Reproduce each of the following records without any deviation.

......

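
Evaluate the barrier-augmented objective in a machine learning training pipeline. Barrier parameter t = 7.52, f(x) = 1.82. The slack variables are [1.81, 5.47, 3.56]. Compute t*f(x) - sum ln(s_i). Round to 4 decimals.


Step 1: Compute log-barrier.
ln values: [0.5933, 1.6993, 1.2698]
phi = -(0.5933 + 1.6993 + 1.2698) = -3.5624
Step 2: Compute augmented objective.
t*f(x) = 7.52*1.82 = 13.6864
Total = 13.6864 - 3.5624 = 10.124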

......

- _EXERCISE RESPONSE_:
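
Evaluate the barrier-augmented objective in a machine learning training pipeline. Barrier parameter t = 7.52, f(x) = 1.82. The slack variables are [1.81, 5.47, 3.56]. Compute t*f(x) - sum ln(s_i). Round to 4 decimals.


Step 1: Compute log-barrier.
ln values: [0.5933, 1.6993, 1.2698]
phi = -(0.5933 + 1.6993 + 1.2698) = -3.5624
Step 2: Compute augmented objective.
t*f(x) = 7.52*1.82 = 13.6864
Total = 13.6864 - 3.5624 = 10.124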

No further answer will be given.